-- Problem description --
Your answer should consist of the complete listing, repeated verbatim.

***

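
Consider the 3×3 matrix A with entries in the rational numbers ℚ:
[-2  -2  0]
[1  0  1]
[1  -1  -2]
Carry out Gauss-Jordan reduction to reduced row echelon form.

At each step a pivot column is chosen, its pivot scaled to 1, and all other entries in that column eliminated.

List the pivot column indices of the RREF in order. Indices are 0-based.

pivot columns: 0, 1, 2

step 1: normalize row 0 (÷-2) = (1, 1, 0)
  row 1: subtract 1×row0 = (0, -1, 1)
  row 2: subtract 1×row0 = (0, -2, -2)
step 2: normalize row 1 (÷-1) = (0, 1, -1)
  row 0: subtract 1×row1 = (1, 0, 1)
  row 2: subtract -2×row1 = (0, 0, -4)
step 3: normalize row 2 (÷-4) = (0, 0, 1)
  row 0: subtract 1×row2 = (1, 0, 0)
  row 1: subtract -1×row2 = (0, 1, 0)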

***

-- Answer space --
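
Consider the 3×3 matrix A with entries in the rational numbers ℚ:
[-2  -2  0]
[1  0  1]
[1  -1  -2]
Carry out Gauss-Jordan reduction to reduced row echelon form.

At each step a pivot column is chosen, its pivot scaled to 1, and all other entries in that column eliminated.

List the pivot column indices of the RREF in order. Indices are 0-based.

pivot columns: 0, 1, 2

step 1: normalize row 0 (÷-2) = (1, 1, 0)
  row 1: subtract 1×row0 = (0, -1, 1)
  row 2: subtract 1×row0 = (0, -2, -2)
step 2: normalize row 1 (÷-1) = (0, 1, -1)
  row 0: subtract 1×row1 = (1, 0, 1)
  row 2: subtract -2×row1 = (0, 0, -4)
step 3: normalize row 2 (÷-4) = (0, 0, 1)
  row 0: subtract 1×row2 = (1, 0, 0)
  row 1: subtract -1×row2 = (0, 1, 0)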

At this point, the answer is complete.